[Stored data]
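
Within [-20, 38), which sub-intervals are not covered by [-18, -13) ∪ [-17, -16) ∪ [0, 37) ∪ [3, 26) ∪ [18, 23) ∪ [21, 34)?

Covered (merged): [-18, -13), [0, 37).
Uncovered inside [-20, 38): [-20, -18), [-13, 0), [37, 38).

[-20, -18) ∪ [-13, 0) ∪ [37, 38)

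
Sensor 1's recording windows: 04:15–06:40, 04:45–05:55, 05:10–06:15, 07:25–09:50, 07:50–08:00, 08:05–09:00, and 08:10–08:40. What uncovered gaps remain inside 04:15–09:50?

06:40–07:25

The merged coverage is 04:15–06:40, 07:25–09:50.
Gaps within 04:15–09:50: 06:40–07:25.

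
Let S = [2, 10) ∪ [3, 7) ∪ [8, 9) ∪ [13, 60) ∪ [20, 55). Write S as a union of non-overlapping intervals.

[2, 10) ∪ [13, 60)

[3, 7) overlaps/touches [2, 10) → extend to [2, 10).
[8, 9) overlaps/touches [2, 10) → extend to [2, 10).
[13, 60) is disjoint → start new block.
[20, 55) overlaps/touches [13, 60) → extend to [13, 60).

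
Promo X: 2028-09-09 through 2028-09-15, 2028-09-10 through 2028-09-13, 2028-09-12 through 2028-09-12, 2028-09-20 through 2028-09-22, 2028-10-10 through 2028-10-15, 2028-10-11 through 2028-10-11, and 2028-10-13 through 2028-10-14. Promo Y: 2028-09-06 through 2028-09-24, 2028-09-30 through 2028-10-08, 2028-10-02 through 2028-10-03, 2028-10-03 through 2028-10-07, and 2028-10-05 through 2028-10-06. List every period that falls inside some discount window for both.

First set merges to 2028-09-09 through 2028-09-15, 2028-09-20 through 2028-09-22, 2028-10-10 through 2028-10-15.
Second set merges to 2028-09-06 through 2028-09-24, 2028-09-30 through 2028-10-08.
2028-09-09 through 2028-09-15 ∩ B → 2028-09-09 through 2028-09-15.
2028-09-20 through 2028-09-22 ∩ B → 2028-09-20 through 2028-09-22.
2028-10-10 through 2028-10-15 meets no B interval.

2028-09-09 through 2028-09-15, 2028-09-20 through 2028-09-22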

Problem description. What you should produce is an exact copy of the records above.

Solution below.
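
Within [-20, 38), which sub-intervals are not covered by [-18, -13) ∪ [-17, -16) ∪ [0, 37) ∪ [3, 26) ∪ [18, 23) ∪ [21, 34)?

Covered (merged): [-18, -13), [0, 37).
Uncovered inside [-20, 38): [-20, -18), [-13, 0), [37, 38).

[-20, -18) ∪ [-13, 0) ∪ [37, 38)

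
Sensor 1's recording windows: 04:15–06:40, 04:45–05:55, 05:10–06:15, 07:25–09:50, 07:50–08:00, 08:05–09:00, and 08:10–08:40. What uncovered gaps remain inside 04:15–09:50?

06:40–07:25

The merged coverage is 04:15–06:40, 07:25–09:50.
Gaps within 04:15–09:50: 06:40–07:25.

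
Let S = [2, 10) ∪ [3, 7) ∪ [8, 9) ∪ [13, 60) ∪ [20, 55). Write S as a union of non-overlapping intervals.

[2, 10) ∪ [13, 60)

[3, 7) overlaps/touches [2, 10) → extend to [2, 10).
[8, 9) overlaps/touches [2, 10) → extend to [2, 10).
[13, 60) is disjoint → start new block.
[20, 55) overlaps/touches [13, 60) → extend to [13, 60).

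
Promo X: 2028-09-09 through 2028-09-15, 2028-09-10 through 2028-09-13, 2028-09-12 through 2028-09-12, 2028-09-20 through 2028-09-22, 2028-10-10 through 2028-10-15, 2028-10-11 through 2028-10-11, and 2028-10-13 through 2028-10-14. Promo Y: 2028-09-06 through 2028-09-24, 2028-09-30 through 2028-10-08, 2028-10-02 through 2028-10-03, 2028-10-03 through 2028-10-07, and 2028-10-05 through 2028-10-06. List every period that falls inside some discount window for both.

First set merges to 2028-09-09 through 2028-09-15, 2028-09-20 through 2028-09-22, 2028-10-10 through 2028-10-15.
Second set merges to 2028-09-06 through 2028-09-24, 2028-09-30 through 2028-10-08.
2028-09-09 through 2028-09-15 ∩ B → 2028-09-09 through 2028-09-15.
2028-09-20 through 2028-09-22 ∩ B → 2028-09-20 through 2028-09-22.
2028-10-10 through 2028-10-15 meets no B interval.

2028-09-09 through 2028-09-15, 2028-09-20 through 2028-09-22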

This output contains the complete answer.